** What the exercise asks **
Type out each entry exactly.

** Records **
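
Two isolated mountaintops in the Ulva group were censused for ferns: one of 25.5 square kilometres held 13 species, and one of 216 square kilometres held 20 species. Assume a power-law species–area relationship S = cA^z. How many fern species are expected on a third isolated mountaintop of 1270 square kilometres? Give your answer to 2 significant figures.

29

z = ln(20/13) / ln(216/25.5) = 0.4308 / 2.1366 = 0.2016
c = 13 / 25.5^0.2016 = 13 / 1.921 = 6.766
S₃ = 6.766 × 1270^0.2016 = 6.766 × 4.225 ≈ 28.59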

** Output for this exercise **
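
Two isolated mountaintops in the Ulva group were censused for ferns: one of 25.5 square kilometres held 13 species, and one of 216 square kilometres held 20 species. Assume a power-law species–area relationship S = cA^z. How many fern species are expected on a third isolated mountaintop of 1270 square kilometres? Give your answer to 2 significant figures.

29

z = ln(20/13) / ln(216/25.5) = 0.4308 / 2.1366 = 0.2016
c = 13 / 25.5^0.2016 = 13 / 1.921 = 6.766
S₃ = 6.766 × 1270^0.2016 = 6.766 × 4.225 ≈ 28.59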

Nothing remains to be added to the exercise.